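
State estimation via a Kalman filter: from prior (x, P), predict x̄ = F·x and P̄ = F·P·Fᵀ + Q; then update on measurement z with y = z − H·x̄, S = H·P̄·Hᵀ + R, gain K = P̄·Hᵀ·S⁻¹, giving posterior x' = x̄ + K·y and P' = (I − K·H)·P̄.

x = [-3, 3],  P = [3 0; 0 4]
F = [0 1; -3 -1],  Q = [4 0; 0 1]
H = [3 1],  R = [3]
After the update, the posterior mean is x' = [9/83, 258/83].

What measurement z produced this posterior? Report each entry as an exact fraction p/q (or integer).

x̄ = F·x = [3, 6]
P̄ = F·P·Fᵀ + Q = [8 -4; -4 32]
S = H·P̄·Hᵀ + R = [83]
K = P̄·Hᵀ·S⁻¹ = [20/83; 20/83]
x' − x̄ = [-240/83, -240/83] = K·y
y = (KᵀK)⁻¹·Kᵀ·(x' − x̄) = [-12]
z = y + H·x̄ = [-12] + [15] = [3]

z = [3]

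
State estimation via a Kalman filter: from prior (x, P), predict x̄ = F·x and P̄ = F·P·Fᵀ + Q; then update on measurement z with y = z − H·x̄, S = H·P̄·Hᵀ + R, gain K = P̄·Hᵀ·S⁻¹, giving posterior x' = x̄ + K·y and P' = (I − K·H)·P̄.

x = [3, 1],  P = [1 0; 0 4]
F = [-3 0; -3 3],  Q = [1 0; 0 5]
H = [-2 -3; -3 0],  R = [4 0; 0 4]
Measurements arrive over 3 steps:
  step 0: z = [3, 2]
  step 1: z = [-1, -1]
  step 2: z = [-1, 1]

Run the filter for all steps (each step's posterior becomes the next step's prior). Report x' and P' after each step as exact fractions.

step 0: x̄ = F·x = [-9, -6]
step 0: P̄ = F·P·Fᵀ + Q = [10 9; 9 50]
step 0: y = z − H·x̄ = [-33, -25]
step 0: S = H·P̄·Hᵀ + R = [602 141; 141 94]
step 0: K = P̄·Hᵀ·S⁻¹ = [-4/781 -11433/36707; -255/781 7434/36707]
step 0: x' = x̄ + K·y = [-38334/36707, -10587/36707]
step 0: P' = (I − K·H)·P̄ = [15244/36707 -9912/36707; -9912/36707 22588/36707]
step 1: x̄ = F·x = [115002/36707, 83241/36707]
step 1: P̄ = F·P·Fᵀ + Q = [173903/36707 226404/36707; 226404/36707 702439/36707]
step 1: y = z − H·x̄ = [443020/36707, 308299/36707]
step 1: S = H·P̄·Hᵀ + R = [9881239/36707 3081054/36707; 3081054/36707 1711955/36707]
step 1: K = P̄·Hᵀ·S⁻¹ = [-4108072/202232347 -54235797/202232347; -62389461/202232347 32049126/202232347]
step 1: x' = x̄ + K·y = [128485693/202232347, -25200717/202232347]
step 1: P' = (I − K·H)·P̄ = [72314396/202232347 -42732168/202232347; -42732168/202232347 111674060/202232347]
step 2: x̄ = F·x = [-385457079/202232347, -461059230/202232347]
step 2: P̄ = F·P·Fᵀ + Q = [853061911/202232347 1035419076/202232347; 1035419076/202232347 3436236863/202232347]
step 2: y = z − H·x̄ = [-2356324195/202232347, -954138890/202232347]
step 2: S = H·P̄·Hᵀ + R = [47572337711/202232347 14437143150/202232347; 14437143150/202232347 8486486587/202232347]
step 2: K = P̄·Hᵀ·S⁻¹ = [-19249524200/965675899331 -258462182829/965675899331; -297743634861/965675899331 153058597686/965675899331]
step 2: x' = x̄ + K·y = [-396868615537/965675899331, 545449752675/965675899331]
step 2: P' = (I − K·H)·P̄ = [344616243772/965675899331 -204078130248/965675899331; -204078130248/965675899331 533043599980/965675899331]

step 0: x' = [-38334/36707, -10587/36707], P' = [15244/36707 -9912/36707; -9912/36707 22588/36707]
step 1: x' = [128485693/202232347, -25200717/202232347], P' = [72314396/202232347 -42732168/202232347; -42732168/202232347 111674060/202232347]
step 2: x' = [-396868615537/965675899331, 545449752675/965675899331], P' = [344616243772/965675899331 -204078130248/965675899331; -204078130248/965675899331 533043599980/965675899331]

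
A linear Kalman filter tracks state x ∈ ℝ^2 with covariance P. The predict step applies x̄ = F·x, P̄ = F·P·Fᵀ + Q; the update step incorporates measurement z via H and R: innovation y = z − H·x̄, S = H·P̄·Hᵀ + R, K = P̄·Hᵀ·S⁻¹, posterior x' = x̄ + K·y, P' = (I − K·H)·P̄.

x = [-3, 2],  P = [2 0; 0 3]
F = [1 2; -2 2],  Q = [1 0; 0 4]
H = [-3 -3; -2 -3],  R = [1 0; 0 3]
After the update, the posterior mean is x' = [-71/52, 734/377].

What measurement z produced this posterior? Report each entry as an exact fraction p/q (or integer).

z = [-2, -2]

x̄ = F·x = [1, 10]
P̄ = F·P·Fᵀ + Q = [15 8; 8 24]
S = H·P̄·Hᵀ + R = [496 426; 426 375]
K = P̄·Hᵀ·S⁻¹ = [-33/52 15/26; 124/377 -688/1131]
x' − x̄ = [-123/52, -3036/377] = K·y
y = (KᵀK)⁻¹·Kᵀ·(x' − x̄) = [31, 30]
z = y + H·x̄ = [31, 30] + [-33, -32] = [-2, -2]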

━━━━━━

--- Exercise goal ---
Take each line above that holds the string "mean" and copy it.

--- Finished task ---
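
After the update, the posterior mean is x' = [9/83, 258/83].
After the update, the posterior mean is x' = [-71/52, 734/377].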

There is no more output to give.